### TASK DIRECTIONS:
Copy each record exactly, word for word.

### STORED DATA:

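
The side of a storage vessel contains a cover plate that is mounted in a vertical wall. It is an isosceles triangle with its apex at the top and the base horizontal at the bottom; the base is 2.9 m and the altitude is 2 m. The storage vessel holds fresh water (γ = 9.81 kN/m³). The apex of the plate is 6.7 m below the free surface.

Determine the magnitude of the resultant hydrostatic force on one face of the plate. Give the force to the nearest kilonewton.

F ≈ 229 kN

γ = 9.81 kN/m³.
With the apex up, the centroid sits 2h/3 = 2 × 2/3 = 1.33333 m below the apex, so the centroid depth is h_c = 6.7 + 1.33333 = 8.03333 m.
A = ½ × 2.9 × 2 = 2.9 m².
Resultant F = γ·h_c·A = 9.81 × 8.03333 × 2.9 = 228.54 kN.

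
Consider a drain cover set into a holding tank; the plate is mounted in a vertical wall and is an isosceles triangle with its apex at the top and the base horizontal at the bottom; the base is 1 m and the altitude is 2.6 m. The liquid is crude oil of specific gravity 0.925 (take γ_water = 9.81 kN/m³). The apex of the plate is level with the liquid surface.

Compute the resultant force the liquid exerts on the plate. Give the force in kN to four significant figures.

F ≈ 20.45 kN

γ = 0.925 × 9.81 = 9.07425 kN/m³.
With the apex up, the centroid sits 2h/3 = 2 × 2.6/3 = 1.73333 m below the apex, so the centroid depth is h_c = 1.73333 m.
A = ½ × 1 × 2.6 = 1.3 m².
Resultant F = γ·h_c·A = 9.07425 × 1.73333 × 1.3 = 20.4473 kN.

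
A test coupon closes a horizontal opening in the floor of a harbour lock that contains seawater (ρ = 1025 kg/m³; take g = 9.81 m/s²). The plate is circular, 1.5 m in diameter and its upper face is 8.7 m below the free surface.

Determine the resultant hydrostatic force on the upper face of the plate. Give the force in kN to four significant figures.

γ = ρg = 1025 × 9.81 / 1000 = 10.05525 kN/m³.
The plate is horizontal, so pressure is uniform at p = γ·h = 10.05525 × 8.7 = 87.4807 kN/m².
A = π(0.75)² = 1.76715 m².
F = p·A = 87.4807 × 1.76715 = 154.592 kN.

F ≈ 154.6 kN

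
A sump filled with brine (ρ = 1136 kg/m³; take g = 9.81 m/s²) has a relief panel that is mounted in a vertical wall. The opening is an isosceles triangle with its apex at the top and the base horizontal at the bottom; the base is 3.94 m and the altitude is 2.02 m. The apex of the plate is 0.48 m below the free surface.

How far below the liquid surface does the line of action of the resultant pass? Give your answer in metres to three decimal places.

h_p = 1.951 m

γ = ρg = 1136 × 9.81 / 1000 = 11.14416 kN/m³.
With the apex up, the centroid sits 2h/3 = 2 × 2.02/3 = 1.34667 m below the apex, so the centroid depth is h_c = 0.48 + 1.34667 = 1.82667 m.
A = ½ × 3.94 × 2.02 = 3.9794 m².
Resultant F = γ·h_c·A = 11.14416 × 1.82667 × 3.9794 = 81.0075 kN.
I_c = b·h³/36 = 3.94 × 2.02³/36 = 0.902086 m⁴.
Centre of pressure: y_p = y_c + I_c/(y_c·A) = 1.82667 + 0.902086/(1.82667 × 3.9794) = 1.82667 + 0.1241 = 1.95077 m along the plane.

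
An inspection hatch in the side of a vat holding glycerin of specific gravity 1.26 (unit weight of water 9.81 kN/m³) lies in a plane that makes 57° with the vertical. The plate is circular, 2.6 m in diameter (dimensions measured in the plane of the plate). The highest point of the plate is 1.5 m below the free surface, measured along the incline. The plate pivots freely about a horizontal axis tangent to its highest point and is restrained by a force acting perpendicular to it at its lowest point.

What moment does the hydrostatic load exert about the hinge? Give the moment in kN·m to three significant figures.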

### RESULT:
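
The side of a storage vessel contains a cover plate that is mounted in a vertical wall. It is an isosceles triangle with its apex at the top and the base horizontal at the bottom; the base is 2.9 m and the altitude is 2 m. The storage vessel holds fresh water (γ = 9.81 kN/m³). The apex of the plate is 6.7 m below the free surface.

Determine the magnitude of the resultant hydrostatic force on one face of the plate. Give the force to the nearest kilonewton.

F ≈ 229 kN

γ = 9.81 kN/m³.
With the apex up, the centroid sits 2h/3 = 2 × 2/3 = 1.33333 m below the apex, so the centroid depth is h_c = 6.7 + 1.33333 = 8.03333 m.
A = ½ × 2.9 × 2 = 2.9 m².
Resultant F = γ·h_c·A = 9.81 × 8.03333 × 2.9 = 228.54 kN.

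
Consider a drain cover set into a holding tank; the plate is mounted in a vertical wall and is an isosceles triangle with its apex at the top and the base horizontal at the bottom; the base is 1 m and the altitude is 2.6 m. The liquid is crude oil of specific gravity 0.925 (take γ_water = 9.81 kN/m³). The apex of the plate is level with the liquid surface.

Compute the resultant force the liquid exerts on the plate. Give the force in kN to four significant figures.

F ≈ 20.45 kN

γ = 0.925 × 9.81 = 9.07425 kN/m³.
With the apex up, the centroid sits 2h/3 = 2 × 2.6/3 = 1.73333 m below the apex, so the centroid depth is h_c = 1.73333 m.
A = ½ × 1 × 2.6 = 1.3 m².
Resultant F = γ·h_c·A = 9.07425 × 1.73333 × 1.3 = 20.4473 kN.

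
A test coupon closes a horizontal opening in the floor of a harbour lock that contains seawater (ρ = 1025 kg/m³; take g = 9.81 m/s²). The plate is circular, 1.5 m in diameter and its upper face is 8.7 m below the free surface.

Determine the resultant hydrostatic force on the upper face of the plate. Give the force in kN to four significant figures.

γ = ρg = 1025 × 9.81 / 1000 = 10.05525 kN/m³.
The plate is horizontal, so pressure is uniform at p = γ·h = 10.05525 × 8.7 = 87.4807 kN/m².
A = π(0.75)² = 1.76715 m².
F = p·A = 87.4807 × 1.76715 = 154.592 kN.

F ≈ 154.6 kN

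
A sump filled with brine (ρ = 1136 kg/m³; take g = 9.81 m/s²) has a relief panel that is mounted in a vertical wall. The opening is an isosceles triangle with its apex at the top and the base horizontal at the bottom; the base is 3.94 m and the altitude is 2.02 m. The apex of the plate is 0.48 m below the free surface.

How far below the liquid surface does the line of action of the resultant pass? Give your answer in metres to three decimal places.

h_p = 1.951 m

γ = ρg = 1136 × 9.81 / 1000 = 11.14416 kN/m³.
With the apex up, the centroid sits 2h/3 = 2 × 2.02/3 = 1.34667 m below the apex, so the centroid depth is h_c = 0.48 + 1.34667 = 1.82667 m.
A = ½ × 3.94 × 2.02 = 3.9794 m².
Resultant F = γ·h_c·A = 11.14416 × 1.82667 × 3.9794 = 81.0075 kN.
I_c = b·h³/36 = 3.94 × 2.02³/36 = 0.902086 m⁴.
Centre of pressure: y_p = y_c + I_c/(y_c·A) = 1.82667 + 0.902086/(1.82667 × 3.9794) = 1.82667 + 0.1241 = 1.95077 m along the plane.

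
An inspection hatch in the side of a vat holding glycerin of specific gravity 1.26 (unit weight of water 9.81 kN/m³) lies in a plane that makes 57° with the vertical. The plate is circular, 2.6 m in diameter (dimensions measured in the plane of the plate). The highest point of the plate is 1.5 m below the free surface, measured along the incline. The plate pivots freely about a horizontal axis tangent to its highest point and is restrained by a force acting perpendicular to it at its lowest point.

What moment does the hydrostatic load exert about the hinge? Give the moment in kN·m to three significant figures.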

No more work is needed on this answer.